Saved data entries:
+===+

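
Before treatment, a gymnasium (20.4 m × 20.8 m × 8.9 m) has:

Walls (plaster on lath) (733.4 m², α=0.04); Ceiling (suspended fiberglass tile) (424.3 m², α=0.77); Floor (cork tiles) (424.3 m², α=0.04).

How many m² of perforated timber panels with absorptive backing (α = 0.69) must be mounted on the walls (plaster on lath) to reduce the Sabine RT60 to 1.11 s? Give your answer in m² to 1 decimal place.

268.8

A₁ = Σ Sᵢαᵢ = 733.4·0.04 + 424.3·0.77 + 424.3·0.04 = 373.019 sabins.
Required A₂ = 0.161·3776.448/1.11 = 547.755 sabins.
ΔA needed = 547.755 − 373.019 = 174.736 sabins.
Each m² of panel replacing the walls (plaster on lath) adds (0.69 − 0.04) = 0.65 sabins.
Panel area = 174.736 / 0.65 = 268.8 m².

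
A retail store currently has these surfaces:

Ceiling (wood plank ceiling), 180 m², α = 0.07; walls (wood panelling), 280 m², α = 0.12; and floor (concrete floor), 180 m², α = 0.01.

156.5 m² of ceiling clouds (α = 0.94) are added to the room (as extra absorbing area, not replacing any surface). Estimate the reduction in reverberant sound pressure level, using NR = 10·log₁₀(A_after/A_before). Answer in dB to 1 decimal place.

Equivalent absorption area: A_before = 180×0.07 + 280×0.12 + 180×0.01 = 48.000 m².
Added absorption = 156.5 × 0.94 = 147.110 sabins.
A_after = 48.000 + 147.110 = 195.110 sabins.
Reduction = 10 log₁₀(A_after/A_before) = 10 log₁₀(4.0648) = 6.1 dB.

6.1 dB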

+===+

## What you are asked to do
The lines to extract from the data above begin with the line containing "How many m²" and end with the line containing "Ceiling (wood plank". Extract them exactly, including both.

## Task output
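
How many m² of perforated timber panels with absorptive backing (α = 0.69) must be mounted on the walls (plaster on lath) to reduce the Sabine RT60 to 1.11 s? Give your answer in m² to 1 decimal place.

268.8

A₁ = Σ Sᵢαᵢ = 733.4·0.04 + 424.3·0.77 + 424.3·0.04 = 373.019 sabins.
Required A₂ = 0.161·3776.448/1.11 = 547.755 sabins.
ΔA needed = 547.755 − 373.019 = 174.736 sabins.
Each m² of panel replacing the walls (plaster on lath) adds (0.69 − 0.04) = 0.65 sabins.
Panel area = 174.736 / 0.65 = 268.8 m².

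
A retail store currently has these surfaces:

Ceiling (wood plank ceiling), 180 m², α = 0.07; walls (wood panelling), 280 m², α = 0.12; and floor (concrete floor), 180 m², α = 0.01.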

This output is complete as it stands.